• Exercise: Look through the records and copy each line that has "Pythagorean" in it.

::::

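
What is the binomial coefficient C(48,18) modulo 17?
11

Using Lucas' theorem:
Write n=48 and k=18 in base 17:
n in base 17: [2, 14]
k in base 17: [1, 1]
C(48,18) mod 17 = ∏ C(n_i, k_i) mod 17
Digit binomials (mod 17): C(2,1) = 2; C(14,1) = 14
Product: 2 × 14 = 28 ≡ 11 (mod 17)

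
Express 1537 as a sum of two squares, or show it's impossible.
4² + 39² (a=4, b=39)

Factorization: 1537 = 29 × 53
By Fermat: n is sum of two squares iff every prime p ≡ 3 (mod 4) appears to even power.
All primes ≡ 3 (mod 4) appear to even power.
Search a = 0, 1, 2, … for 1537 - a² a perfect square: first hit at a = 4: 1537 - 16 = 1521 = 39².
1537 = 4² + 39² = 16 + 1521 ✓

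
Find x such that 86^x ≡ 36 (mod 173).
116

Baby-step giant-step with step n = ⌈√173⌉ = 14.
Baby steps 86^j mod 173 (j:value) for j=0..13: 0:1, 1:86, 2:130, 3:108, 4:119, 5:27, 6:73, 7:50, 8:148, 9:99, 10:37, 11:68, 12:139, 13:17.
Giant-step multiplier: 86^(-14) ≡ 86^(172-14) = 86^158 ≡ 122 (mod 173).
Giant steps γ_i = 36·122^i mod 173: γ_0=36, γ_1=67, γ_2=43, γ_3=56, γ_4=85, γ_5=163, γ_6=164, γ_7=113, γ_8=119 (in table at j=4).
x = i·n + j = 8·14 + 4 = 116.
Check: 86^116 ≡ 36 (mod 173).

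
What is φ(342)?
108

342 = 2 × 3^2 × 19
φ(n) = n × ∏(1 - 1/p) for each prime p dividing n
φ(342) = 342 × (1 - 1/2) × (1 - 1/3) × (1 - 1/19) = 108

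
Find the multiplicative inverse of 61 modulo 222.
91

gcd(61, 222) = 1, so the inverse exists.
Extended Euclidean algorithm on (222, 61):
222 = 3 × 61 + 39  ⟹  39 = (1)·222 + (-3)·61
61 = 1 × 39 + 22  ⟹  22 = (-1)·222 + (4)·61
39 = 1 × 22 + 17  ⟹  17 = (2)·222 + (-7)·61
22 = 1 × 17 + 5  ⟹  5 = (-3)·222 + (11)·61
17 = 3 × 5 + 2  ⟹  2 = (11)·222 + (-40)·61
5 = 2 × 2 + 1  ⟹  1 = (-25)·222 + (91)·61
So (91)·61 ≡ 1 (mod 222), i.e. 61^(-1) ≡ 91 (mod 222).
Check: 61 × 91 = 5551 ≡ 1 (mod 222)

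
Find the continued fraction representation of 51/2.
[25; 2]

Euclidean algorithm steps:
51 = 25 × 2 + 1
2 = 2 × 1 + 0
Continued fraction: [25; 2]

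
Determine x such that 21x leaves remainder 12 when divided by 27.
x ≡ 7 (mod 9)

gcd(21, 27) = 3, which divides 12, so solutions exist.
Divide through by 3: 7x ≡ 4 (mod 9).
Find 7^(-1) mod 9 by the extended Euclidean algorithm:
9 = 1 × 7 + 2  ⟹  2 = (1)·9 + (-1)·7
7 = 3 × 2 + 1  ⟹  1 = (-3)·9 + (4)·7
So (4)·7 ≡ 1 (mod 9), i.e. 7^(-1) ≡ 4 (mod 9).
x ≡ 4 × 4 = 16 ≡ 7 (mod 9).
Check: 21 × 7 = 147 ≡ 12 (mod 27).
x ≡ 7 (mod 9), giving 3 solutions mod 27.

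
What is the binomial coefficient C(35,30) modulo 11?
0

Using Lucas' theorem:
Write n=35 and k=30 in base 11:
n in base 11: [3, 2]
k in base 11: [2, 8]
C(35,30) mod 11 = ∏ C(n_i, k_i) mod 11
Digit binomials (mod 11): C(3,2) = 3; C(2,8) = 0 (k_i > n_i)
Product: 3 × 0 = 0 ≡ 0 (mod 11)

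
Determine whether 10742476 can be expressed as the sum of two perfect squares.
Not possible

Factorization: 10742476 = 2^2 × 139^3
By Fermat: n is sum of two squares iff every prime p ≡ 3 (mod 4) appears to even power.
Prime(s) ≡ 3 (mod 4) with odd exponent: [(139, 3)]
Therefore 10742476 cannot be expressed as a² + b².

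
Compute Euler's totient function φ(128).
64

128 = 2^7
φ(n) = n × ∏(1 - 1/p) for each prime p dividing n
φ(128) = 128 × (1 - 1/2) = 64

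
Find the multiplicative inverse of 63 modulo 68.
27

gcd(63, 68) = 1, so the inverse exists.
Extended Euclidean algorithm on (68, 63):
68 = 1 × 63 + 5  ⟹  5 = (1)·68 + (-1)·63
63 = 12 × 5 + 3  ⟹  3 = (-12)·68 + (13)·63
5 = 1 × 3 + 2  ⟹  2 = (13)·68 + (-14)·63
3 = 1 × 2 + 1  ⟹  1 = (-25)·68 + (27)·63
So (27)·63 ≡ 1 (mod 68), i.e. 63^(-1) ≡ 27 (mod 68).
Check: 63 × 27 = 1701 ≡ 1 (mod 68)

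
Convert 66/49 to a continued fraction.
[1; 2, 1, 7, 2]

Euclidean algorithm steps:
66 = 1 × 49 + 17
49 = 2 × 17 + 15
17 = 1 × 15 + 2
15 = 7 × 2 + 1
2 = 2 × 1 + 0
Continued fraction: [1; 2, 1, 7, 2]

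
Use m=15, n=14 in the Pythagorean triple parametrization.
(29, 420, 421)

Euclid's formula: a = m² - n², b = 2mn, c = m² + n²
m = 15, n = 14
a = 15² - 14² = 225 - 196 = 29
b = 2 × 15 × 14 = 420
c = 15² + 14² = 225 + 196 = 421
Verification: 29² + 420² = 841 + 176400 = 177241 = 421² ✓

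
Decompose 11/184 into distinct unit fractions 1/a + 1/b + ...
1/17 + 1/1043 + 1/3262504

Greedy algorithm:
11/184: ceiling(184/11) = 17, use 1/17
3/3128: ceiling(3128/3) = 1043, use 1/1043
1/3262504: ceiling(3262504/1) = 3262504, use 1/3262504
Result: 11/184 = 1/17 + 1/1043 + 1/3262504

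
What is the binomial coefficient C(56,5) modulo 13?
0

Using Lucas' theorem:
Write n=56 and k=5 in base 13:
n in base 13: [4, 4]
k in base 13: [0, 5]
C(56,5) mod 13 = ∏ C(n_i, k_i) mod 13
Digit binomials (mod 13): C(4,0) = 1; C(4,5) = 0 (k_i > n_i)
Product: 1 × 0 = 0 ≡ 0 (mod 13)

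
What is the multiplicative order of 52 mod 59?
58

59 is prime, so ord(52) divides φ(59) = 58.
Divisors of 58: 1, 2, 29, 58.
Repeated squaring: 52^1 ≡ 52, 52^2 ≡ 49, 52^4 ≡ 41, 52^8 ≡ 29, 52^16 ≡ 15, 52^32 ≡ 48 (mod 59).
Test 52^d mod 59 for each divisor d in increasing order:
52^1 ≡ 52
52^2 ≡ 49
52^29 = 52^16·52^8·52^4·52^1 ≡ 58
52^58 = 52^32·52^16·52^8·52^2 ≡ 1  ← first divisor giving 1
The order is 58.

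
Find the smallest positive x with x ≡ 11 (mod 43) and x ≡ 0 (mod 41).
656

Using Chinese Remainder Theorem:
M = 43 × 41 = 1763
M1 = 41, M2 = 43
y1 = 41^(-1) mod 43 = 21
y2 = 43^(-1) mod 41 = 21
x = (11×41×21 + 0×43×21) mod 1763 = 656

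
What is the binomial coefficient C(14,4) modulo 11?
0

Using Lucas' theorem:
Write n=14 and k=4 in base 11:
n in base 11: [1, 3]
k in base 11: [0, 4]
C(14,4) mod 11 = ∏ C(n_i, k_i) mod 11
Digit binomials (mod 11): C(1,0) = 1; C(3,4) = 0 (k_i > n_i)
Product: 1 × 0 = 0 ≡ 0 (mod 11)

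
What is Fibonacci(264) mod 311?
37

Matrix identity: Q^n = [[F_(n+1), F_n], [F_n, F_(n-1)]] with Q = [[1,1],[1,0]].
n = 264 = 100001000₂. Square-and-multiply, entries mod 311:
Q^1 = [[1,1],[1,0]]
Q^2 = (Q^1)² = [[2,1],[1,1]]
Q^4 = (Q^2)² = [[5,3],[3,2]]
Q^8 = (Q^4)² = [[34,21],[21,13]]
Q^16 = (Q^8)² = [[42,54],[54,299]]
Q^33 = (Q^16)²·Q = [[80,15],[15,65]]
Q^66 = (Q^33)² = [[94,309],[309,96]]
Q^132 = (Q^66)² = [[132,242],[242,201]]
Q^264 = (Q^132)² = [[104,37],[37,67]]
F_264 mod 311 = Q^264[0][1] = 37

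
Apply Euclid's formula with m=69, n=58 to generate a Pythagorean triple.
(1397, 8004, 8125)

Euclid's formula: a = m² - n², b = 2mn, c = m² + n²
m = 69, n = 58
a = 69² - 58² = 4761 - 3364 = 1397
b = 2 × 69 × 58 = 8004
c = 69² + 58² = 4761 + 3364 = 8125
Verification: 1397² + 8004² = 1951609 + 64064016 = 66015625 = 8125² ✓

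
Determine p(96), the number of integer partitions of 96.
118114304

p(n) counts ways to write n as a sum of positive integers (order ignored).
Euler's pentagonal recurrence: p(k) = p(k-1) + p(k-2) - p(k-5) - p(k-7) + p(k-12) + p(k-15) - ... (offsets j(3j∓1)/2, signs ++--, p(0)=1, p(<0)=0).
DP table for k = 0..95: p(0)=1, p(1)=1, p(2)=2, p(3)=3, p(4)=5, p(5)=7, p(6)=11, p(7)=15, p(8)=22, p(9)=30, p(10)=42, p(11)=56, p(12)=77, p(13)=101, p(14)=135, p(15)=176, p(16)=231, p(17)=297, p(18)=385, p(19)=490, p(20)=627, p(21)=792, p(22)=1002, p(23)=1255, p(24)=1575, p(25)=1958, p(26)=2436, p(27)=3010, p(28)=3718, p(29)=4565, p(30)=5604, p(31)=6842, p(32)=8349, p(33)=10143, p(34)=12310, p(35)=14883, p(36)=17977, p(37)=21637, p(38)=26015, p(39)=31185, p(40)=37338, p(41)=44583, p(42)=53174, p(43)=63261, p(44)=75175, p(45)=89134, p(46)=105558, p(47)=124754, p(48)=147273, p(49)=173525, p(50)=204226, p(51)=239943, p(52)=281589, p(53)=329931, p(54)=386155, p(55)=451276, p(56)=526823, p(57)=614154, p(58)=715220, p(59)=831820, p(60)=966467, p(61)=1121505, p(62)=1300156, p(63)=1505499, p(64)=1741630, p(65)=2012558, p(66)=2323520, p(67)=2679689, p(68)=3087735, p(69)=3554345, p(70)=4087968, p(71)=4697205, p(72)=5392783, p(73)=6185689, p(74)=7089500, p(75)=8118264, p(76)=9289091, p(77)=10619863, p(78)=12132164, p(79)=13848650, p(80)=15796476, p(81)=18004327, p(82)=20506255, p(83)=23338469, p(84)=26543660, p(85)=30167357, p(86)=34262962, p(87)=38887673, p(88)=44108109, p(89)=49995925, p(90)=56634173, p(91)=64112359, p(92)=72533807, p(93)=82010177, p(94)=92669720, p(95)=104651419.
Final step: p(96) = p(95) + p(94) - p(91) - p(89) + p(84) + p(81) - p(74) - p(70) + p(61) + p(56) - p(45) - p(39) + p(26) + p(19) - p(4)
= 104651419 + 92669720 - 64112359 - 49995925 + 26543660 + 18004327 - 7089500 - 4087968 + 1121505 + 526823 - 89134 - 31185 + 2436 + 490 - 5
= 118114304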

::::

• Expected answer:
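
Use m=15, n=14 in the Pythagorean triple parametrization.
Apply Euclid's formula with m=69, n=58 to generate a Pythagorean triple.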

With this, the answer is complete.